#### WHAT THE TASK REQUIRES
Retype the material, please. Every line must match.

*** Opening SOURCE DATA ***

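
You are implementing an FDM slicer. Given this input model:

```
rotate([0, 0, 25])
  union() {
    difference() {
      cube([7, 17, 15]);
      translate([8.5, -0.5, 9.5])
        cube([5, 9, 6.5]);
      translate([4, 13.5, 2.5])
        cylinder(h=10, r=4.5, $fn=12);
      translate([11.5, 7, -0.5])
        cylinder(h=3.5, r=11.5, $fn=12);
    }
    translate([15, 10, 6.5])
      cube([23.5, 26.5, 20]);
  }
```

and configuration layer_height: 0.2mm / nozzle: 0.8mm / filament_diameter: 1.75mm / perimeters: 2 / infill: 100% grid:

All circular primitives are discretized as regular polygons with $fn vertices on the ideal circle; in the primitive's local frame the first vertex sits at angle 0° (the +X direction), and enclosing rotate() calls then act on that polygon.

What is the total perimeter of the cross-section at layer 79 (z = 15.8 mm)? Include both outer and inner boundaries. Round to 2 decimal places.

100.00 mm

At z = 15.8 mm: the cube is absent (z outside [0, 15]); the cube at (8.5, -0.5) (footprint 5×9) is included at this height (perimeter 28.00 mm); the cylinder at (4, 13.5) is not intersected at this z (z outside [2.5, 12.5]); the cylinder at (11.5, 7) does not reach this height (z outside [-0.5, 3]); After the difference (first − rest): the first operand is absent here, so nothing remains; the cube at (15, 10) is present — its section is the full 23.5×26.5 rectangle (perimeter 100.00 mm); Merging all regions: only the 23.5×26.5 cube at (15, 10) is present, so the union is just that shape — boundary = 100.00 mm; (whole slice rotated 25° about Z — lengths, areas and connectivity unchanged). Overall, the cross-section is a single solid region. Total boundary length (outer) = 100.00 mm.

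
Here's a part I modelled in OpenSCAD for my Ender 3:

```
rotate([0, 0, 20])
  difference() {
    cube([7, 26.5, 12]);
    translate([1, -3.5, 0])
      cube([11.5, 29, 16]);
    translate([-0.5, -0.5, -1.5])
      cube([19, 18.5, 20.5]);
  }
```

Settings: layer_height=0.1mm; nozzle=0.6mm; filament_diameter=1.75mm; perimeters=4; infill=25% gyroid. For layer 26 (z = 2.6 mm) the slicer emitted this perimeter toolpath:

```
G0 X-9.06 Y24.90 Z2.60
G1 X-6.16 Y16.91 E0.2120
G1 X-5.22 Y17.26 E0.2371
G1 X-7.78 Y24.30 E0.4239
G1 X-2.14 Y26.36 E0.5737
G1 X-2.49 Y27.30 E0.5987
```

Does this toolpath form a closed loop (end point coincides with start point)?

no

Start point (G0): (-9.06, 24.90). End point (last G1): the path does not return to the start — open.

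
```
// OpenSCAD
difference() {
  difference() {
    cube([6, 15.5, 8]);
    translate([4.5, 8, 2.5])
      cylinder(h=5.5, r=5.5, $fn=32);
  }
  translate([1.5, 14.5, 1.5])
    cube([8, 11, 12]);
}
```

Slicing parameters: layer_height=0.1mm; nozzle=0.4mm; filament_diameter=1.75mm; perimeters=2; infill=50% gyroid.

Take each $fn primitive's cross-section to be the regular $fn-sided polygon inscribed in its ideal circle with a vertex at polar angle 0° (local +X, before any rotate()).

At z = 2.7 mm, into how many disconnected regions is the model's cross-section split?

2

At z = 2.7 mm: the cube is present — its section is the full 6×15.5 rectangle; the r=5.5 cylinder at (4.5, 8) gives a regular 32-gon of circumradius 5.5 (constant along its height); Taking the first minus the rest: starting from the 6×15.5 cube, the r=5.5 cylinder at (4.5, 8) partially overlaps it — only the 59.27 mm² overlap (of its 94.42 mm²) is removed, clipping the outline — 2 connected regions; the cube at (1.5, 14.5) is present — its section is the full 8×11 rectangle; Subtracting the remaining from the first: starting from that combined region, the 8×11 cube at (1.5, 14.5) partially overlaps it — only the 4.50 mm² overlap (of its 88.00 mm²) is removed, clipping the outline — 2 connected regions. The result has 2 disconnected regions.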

*** Closing SOURCE DATA ***

#### SOLUTION FOR THIS EXERCISE
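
You are implementing an FDM slicer. Given this input model:

```
rotate([0, 0, 25])
  union() {
    difference() {
      cube([7, 17, 15]);
      translate([8.5, -0.5, 9.5])
        cube([5, 9, 6.5]);
      translate([4, 13.5, 2.5])
        cylinder(h=10, r=4.5, $fn=12);
      translate([11.5, 7, -0.5])
        cylinder(h=3.5, r=11.5, $fn=12);
    }
    translate([15, 10, 6.5])
      cube([23.5, 26.5, 20]);
  }
```

and configuration layer_height: 0.2mm / nozzle: 0.8mm / filament_diameter: 1.75mm / perimeters: 2 / infill: 100% grid:

All circular primitives are discretized as regular polygons with $fn vertices on the ideal circle; in the primitive's local frame the first vertex sits at angle 0° (the +X direction), and enclosing rotate() calls then act on that polygon.

What is the total perimeter of the cross-section at layer 79 (z = 15.8 mm)? Include both outer and inner boundaries. Round to 2 decimal places.

100.00 mm

At z = 15.8 mm: the cube is absent (z outside [0, 15]); the cube at (8.5, -0.5) (footprint 5×9) is included at this height (perimeter 28.00 mm); the cylinder at (4, 13.5) is not intersected at this z (z outside [2.5, 12.5]); the cylinder at (11.5, 7) does not reach this height (z outside [-0.5, 3]); After the difference (first − rest): the first operand is absent here, so nothing remains; the cube at (15, 10) is present — its section is the full 23.5×26.5 rectangle (perimeter 100.00 mm); Merging all regions: only the 23.5×26.5 cube at (15, 10) is present, so the union is just that shape — boundary = 100.00 mm; (whole slice rotated 25° about Z — lengths, areas and connectivity unchanged). Overall, the cross-section is a single solid region. Total boundary length (outer) = 100.00 mm.

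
Here's a part I modelled in OpenSCAD for my Ender 3:

```
rotate([0, 0, 20])
  difference() {
    cube([7, 26.5, 12]);
    translate([1, -3.5, 0])
      cube([11.5, 29, 16]);
    translate([-0.5, -0.5, -1.5])
      cube([19, 18.5, 20.5]);
  }
```

Settings: layer_height=0.1mm; nozzle=0.6mm; filament_diameter=1.75mm; perimeters=4; infill=25% gyroid. For layer 26 (z = 2.6 mm) the slicer emitted this perimeter toolpath:

```
G0 X-9.06 Y24.90 Z2.60
G1 X-6.16 Y16.91 E0.2120
G1 X-5.22 Y17.26 E0.2371
G1 X-7.78 Y24.30 E0.4239
G1 X-2.14 Y26.36 E0.5737
G1 X-2.49 Y27.30 E0.5987
```

Does this toolpath form a closed loop (end point coincides with start point)?

no

Start point (G0): (-9.06, 24.90). End point (last G1): the path does not return to the start — open.

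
```
// OpenSCAD
difference() {
  difference() {
    cube([6, 15.5, 8]);
    translate([4.5, 8, 2.5])
      cylinder(h=5.5, r=5.5, $fn=32);
  }
  translate([1.5, 14.5, 1.5])
    cube([8, 11, 12]);
}
```

Slicing parameters: layer_height=0.1mm; nozzle=0.4mm; filament_diameter=1.75mm; perimeters=2; infill=50% gyroid.

Take each $fn primitive's cross-section to be the regular $fn-sided polygon inscribed in its ideal circle with a vertex at polar angle 0° (local +X, before any rotate()).

At z = 2.7 mm, into how many disconnected regions is the model's cross-section split?

2

At z = 2.7 mm: the cube is present — its section is the full 6×15.5 rectangle; the r=5.5 cylinder at (4.5, 8) gives a regular 32-gon of circumradius 5.5 (constant along its height); Taking the first minus the rest: starting from the 6×15.5 cube, the r=5.5 cylinder at (4.5, 8) partially overlaps it — only the 59.27 mm² overlap (of its 94.42 mm²) is removed, clipping the outline — 2 connected regions; the cube at (1.5, 14.5) is present — its section is the full 8×11 rectangle; Subtracting the remaining from the first: starting from that combined region, the 8×11 cube at (1.5, 14.5) partially overlaps it — only the 4.50 mm² overlap (of its 88.00 mm²) is removed, clipping the outline — 2 connected regions. The result has 2 disconnected regions.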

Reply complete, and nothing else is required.